§ **Work task**:
Each line that includes "price" must be copied from the records.

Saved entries
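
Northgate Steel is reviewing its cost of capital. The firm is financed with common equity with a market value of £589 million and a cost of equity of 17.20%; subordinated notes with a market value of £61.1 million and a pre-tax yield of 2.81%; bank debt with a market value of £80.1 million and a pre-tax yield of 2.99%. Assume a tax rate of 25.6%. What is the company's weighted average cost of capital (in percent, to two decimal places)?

14.29%

Total capital V = 589 + 61.1 + 80.1 = 730.2.
Equity: weight = 589/730.2 = 0.8066; cost = 17.2%.
Subordinated notes: weight = 61.1/730.2 = 0.0837; after-tax cost = 2.81% × (1 − 25.6%) = 2.0906%.
Bank debt: weight = 80.1/730.2 = 0.1097; after-tax cost = 2.99% × (1 − 25.6%) = 2.2246%.
WACC = 0.8066 × 17.2000% + 0.0837 × 2.0906% + 0.1097 × 2.2246% = 14.2930%.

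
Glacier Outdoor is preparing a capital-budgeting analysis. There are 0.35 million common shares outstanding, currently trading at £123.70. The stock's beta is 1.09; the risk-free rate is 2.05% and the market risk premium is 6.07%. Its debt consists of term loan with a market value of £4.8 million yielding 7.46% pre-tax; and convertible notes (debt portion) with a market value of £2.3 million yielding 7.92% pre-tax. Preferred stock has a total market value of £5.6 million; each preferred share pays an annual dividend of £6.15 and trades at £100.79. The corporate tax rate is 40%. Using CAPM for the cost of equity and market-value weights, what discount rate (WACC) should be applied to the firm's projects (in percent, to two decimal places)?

Cost of equity via CAPM: Re = 2.05% + 1.09 × 6.07% = 8.6663%.
Cost of preferred: Rp = 6.15 / 100.79 = 6.1018%.
Market value of equity E = 123.7 × 0.35m = 43.295m.
Total capital V = 43.295 + 5.6 + 4.8 + 2.3 = 55.995.
Equity: weight = 43.295/55.995 = 0.7732; cost = 8.6663%.
Preferred: weight = 5.6/55.995 = 0.1000; cost = 6.1018%.
Term loan: weight = 4.8/55.995 = 0.0857; after-tax cost = 7.46% × (1 − 40%) = 4.4760%.
Convertible notes (debt portion): weight = 2.3/55.995 = 0.0411; after-tax cost = 7.92% × (1 − 40%) = 4.7520%.
WACC = 0.7732 × 8.6663% + 0.1000 × 6.1018% + 0.0857 × 4.4760% + 0.0411 × 4.7520% = 7.8898%.

7.89%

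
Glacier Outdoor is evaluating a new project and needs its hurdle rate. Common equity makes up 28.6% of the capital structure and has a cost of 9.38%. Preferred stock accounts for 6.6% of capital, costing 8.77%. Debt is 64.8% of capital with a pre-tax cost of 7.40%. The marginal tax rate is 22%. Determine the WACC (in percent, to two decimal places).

7.00%

After-tax cost of debt = 7.4% × (1 − 22%) = 5.7720%.
WACC = 0.286 × 9.3800% + 0.066 × 8.7700% + 0.648 × 5.7720% = 7.0018%.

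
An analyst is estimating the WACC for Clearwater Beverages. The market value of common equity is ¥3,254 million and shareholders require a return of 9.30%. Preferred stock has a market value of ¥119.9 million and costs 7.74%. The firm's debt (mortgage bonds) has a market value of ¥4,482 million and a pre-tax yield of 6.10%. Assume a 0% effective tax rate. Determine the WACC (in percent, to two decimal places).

7.45%

Total capital V = 3254 + 119.9 + 4482 = 7855.9.
Equity: weight = 3254/7855.9 = 0.4142; cost = 9.3%.
Preferred: weight = 119.9/7855.9 = 0.0153; cost = 7.74%.
Mortgage bonds: weight = 4482/7855.9 = 0.5705; after-tax cost = 6.1% × (1 − 0%) = 6.1000%.
WACC = 0.4142 × 9.3000% + 0.0153 × 7.7400% + 0.5705 × 6.1000% = 7.4505%.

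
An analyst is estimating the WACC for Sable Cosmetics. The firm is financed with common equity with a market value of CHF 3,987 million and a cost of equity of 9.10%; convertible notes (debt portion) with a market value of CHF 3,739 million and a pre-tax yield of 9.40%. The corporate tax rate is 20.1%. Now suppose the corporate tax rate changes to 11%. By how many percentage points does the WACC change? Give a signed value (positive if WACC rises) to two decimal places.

Current WACC:
Total capital V = 3987 + 3739 = 7726.
Equity: weight = 3987/7726 = 0.5160; cost = 9.1%.
Convertible notes (debt portion): weight = 3739/7726 = 0.4840; after-tax cost = 9.4% × (1 − 20.1%) = 7.5106%.
WACC = 0.5160 × 9.1000% + 0.4840 × 7.5106% = 8.3308%.
After the change:
Total capital V = 3987 + 3739 = 7726.
Equity: weight = 3987/7726 = 0.5160; cost = 9.1%.
Convertible notes (debt portion): weight = 3739/7726 = 0.4840; after-tax cost = 9.4% × (1 − 11%) = 8.3660%.
WACC = 0.5160 × 9.1000% + 0.4840 × 8.3660% = 8.7448%.
Change in WACC = 8.7448% − 8.3308% = 0.4140 pp.

+0.41 pp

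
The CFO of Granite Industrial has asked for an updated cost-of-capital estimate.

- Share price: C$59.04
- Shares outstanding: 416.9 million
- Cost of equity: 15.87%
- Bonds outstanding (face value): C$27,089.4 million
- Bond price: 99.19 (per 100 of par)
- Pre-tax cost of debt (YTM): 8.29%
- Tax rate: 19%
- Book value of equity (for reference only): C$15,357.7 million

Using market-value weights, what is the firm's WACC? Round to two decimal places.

11.09%

Market value of equity E = 59.04 × 416.9m = 24613.776m. Market value of debt D = 27089.4m × 99.19/100 = 26869.97586m.
Total capital V = 24613.776 + 26869.97586 = 51483.75186.
Equity: weight = 24613.776/51483.75186 = 0.4781; cost = 15.87%.
Bonds outstanding: weight = 26869.97586/51483.75186 = 0.5219; after-tax cost = 8.29% × (1 − 19%) = 6.7149%.
WACC = 0.4781 × 15.8700% + 0.5219 × 6.7149% = 11.0918%.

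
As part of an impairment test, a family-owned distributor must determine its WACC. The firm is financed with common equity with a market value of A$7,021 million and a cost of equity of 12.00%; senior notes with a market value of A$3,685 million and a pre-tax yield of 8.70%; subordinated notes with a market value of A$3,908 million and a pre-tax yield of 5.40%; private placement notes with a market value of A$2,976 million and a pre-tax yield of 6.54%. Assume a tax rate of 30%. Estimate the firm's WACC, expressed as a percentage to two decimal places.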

§ **Solution to the exercise**:
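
- Share price: C$59.04
- Bond price: 99.19 (per 100 of par)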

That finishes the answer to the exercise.